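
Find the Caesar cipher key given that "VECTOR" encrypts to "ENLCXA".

Step 1: Compare first letters: V (position 21) -> E (position 4).
Step 2: Shift = (4 - 21) mod 26 = 9.
The shift value is 9.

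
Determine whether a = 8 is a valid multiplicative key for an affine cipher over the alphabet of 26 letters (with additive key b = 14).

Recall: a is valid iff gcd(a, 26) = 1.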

= GOAL OF THE EXERCISE =
There is a line above that contains "Determine whether a". Copy it and all later lines through the last, exactly, and leave out the rest.

= RESPONSE AREA =
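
Determine whether a = 8 is a valid multiplicative key for an affine cipher over the alphabet of 26 letters (with additive key b = 14).

Recall: a is valid iff gcd(a, 26) = 1.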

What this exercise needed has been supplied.